(Beginning of DATA TO USE)
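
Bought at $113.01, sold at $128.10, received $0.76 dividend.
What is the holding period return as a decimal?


Formula: HPR = (P1 - P0 + D) / P0
Gain: $128.10 - $113.01 + $0.76 = $15.85
HPR = $15.85 / $113.01 = 0.1403

0.1403


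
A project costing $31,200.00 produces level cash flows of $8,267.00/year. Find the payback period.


Formula: Payback = investment / annual cash flow
Substituting: Payback = $31,200.00 / $8,267.00
Payback = 3.774 years

3.774 years


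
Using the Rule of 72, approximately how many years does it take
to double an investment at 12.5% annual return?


Formula: Years ≈ 72 / r
Substituting: Years ≈ 72 / 12.5
Years ≈ 5.8

5.8 years


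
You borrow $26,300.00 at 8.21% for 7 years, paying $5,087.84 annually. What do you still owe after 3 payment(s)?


Formula: Balance = PV*(1+r)^k - PMT*((1+r)^k - 1)/r
Growth: (1 + 0.0821)^3 = 1.267075
Accumulated factor: ((1+r)^k - 1)/r = 3.25304
Balance = $26,300.00 * 1.267075 - $5,087.84 * 3.25304
Balance = $16,773.11

$16,773.11


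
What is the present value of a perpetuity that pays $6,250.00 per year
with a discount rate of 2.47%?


Formula: PV = C / r
Substituting: PV = $6,250.00 / 0.0247
PV = $253,036.44

$253,036.44


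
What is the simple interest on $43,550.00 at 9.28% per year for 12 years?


Formula: I = P * r * t
Substituting: I = $43,550.00 * 0.0928 * 12
Step: I = $43,550.00 * 1.1136
I = $48,497.28

$48,497.28


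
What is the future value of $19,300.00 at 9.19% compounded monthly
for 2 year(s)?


Formula: FV = P * (1 + r/m)^(m*t)
Period rate: r/m = 0.0919 / 12 = 0.007658
Total periods: m*t = 12 * 2 = 24
Growth factor: (1 + 0.007658)^24 = 1.200934
FV = $19,300.00 * 1.200934 = $23,178.03

$23,178.03


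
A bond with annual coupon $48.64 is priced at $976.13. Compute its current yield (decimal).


Formula: Current yield = annual coupon / price
Substituting: CY = $48.64 / $976.13
CY = 0.049829

0.049829


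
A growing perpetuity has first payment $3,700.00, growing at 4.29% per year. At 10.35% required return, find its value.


Formula: PV = C / (r - g)
Spread: r - g = 0.1035 - 0.0429 = 0.0606
Substituting: PV = $3,700.00 / 0.0606
PV = $61,056.11

$61,056.11


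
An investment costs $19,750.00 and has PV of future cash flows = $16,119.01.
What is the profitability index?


Formula: PI = PV(cash flows) / initial investment
Substituting: PI = $16,119.01 / $19,750.00
PI = 0.8162

0.8162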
(End of DATA TO USE)
I'd like every record written out exactly as given.

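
Bought at $113.01, sold at $128.10, received $0.76 dividend.
What is the holding period return as a decimal?


Formula: HPR = (P1 - P0 + D) / P0
Gain: $128.10 - $113.01 + $0.76 = $15.85
HPR = $15.85 / $113.01 = 0.1403

0.1403


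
A project costing $31,200.00 produces level cash flows of $8,267.00/year. Find the payback period.


Formula: Payback = investment / annual cash flow
Substituting: Payback = $31,200.00 / $8,267.00
Payback = 3.774 years

3.774 years


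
Using the Rule of 72, approximately how many years does it take
to double an investment at 12.5% annual return?


Formula: Years ≈ 72 / r
Substituting: Years ≈ 72 / 12.5
Years ≈ 5.8

5.8 years


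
You borrow $26,300.00 at 8.21% for 7 years, paying $5,087.84 annually. What do you still owe after 3 payment(s)?


Formula: Balance = PV*(1+r)^k - PMT*((1+r)^k - 1)/r
Growth: (1 + 0.0821)^3 = 1.267075
Accumulated factor: ((1+r)^k - 1)/r = 3.25304
Balance = $26,300.00 * 1.267075 - $5,087.84 * 3.25304
Balance = $16,773.11

$16,773.11


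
What is the present value of a perpetuity that pays $6,250.00 per year
with a discount rate of 2.47%?


Formula: PV = C / r
Substituting: PV = $6,250.00 / 0.0247
PV = $253,036.44

$253,036.44


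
What is the simple interest on $43,550.00 at 9.28% per year for 12 years?


Formula: I = P * r * t
Substituting: I = $43,550.00 * 0.0928 * 12
Step: I = $43,550.00 * 1.1136
I = $48,497.28

$48,497.28


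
What is the future value of $19,300.00 at 9.19% compounded monthly
for 2 year(s)?


Formula: FV = P * (1 + r/m)^(m*t)
Period rate: r/m = 0.0919 / 12 = 0.007658
Total periods: m*t = 12 * 2 = 24
Growth factor: (1 + 0.007658)^24 = 1.200934
FV = $19,300.00 * 1.200934 = $23,178.03

$23,178.03


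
A bond with annual coupon $48.64 is priced at $976.13. Compute its current yield (decimal).


Formula: Current yield = annual coupon / price
Substituting: CY = $48.64 / $976.13
CY = 0.049829

0.049829


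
A growing perpetuity has first payment $3,700.00, growing at 4.29% per year. At 10.35% required return, find its value.


Formula: PV = C / (r - g)
Spread: r - g = 0.1035 - 0.0429 = 0.0606
Substituting: PV = $3,700.00 / 0.0606
PV = $61,056.11

$61,056.11


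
An investment costs $19,750.00 and has PV of future cash flows = $16,119.01.
What is the profitability index?


Formula: PI = PV(cash flows) / initial investment
Substituting: PI = $16,119.01 / $19,750.00
PI = 0.8162

0.8162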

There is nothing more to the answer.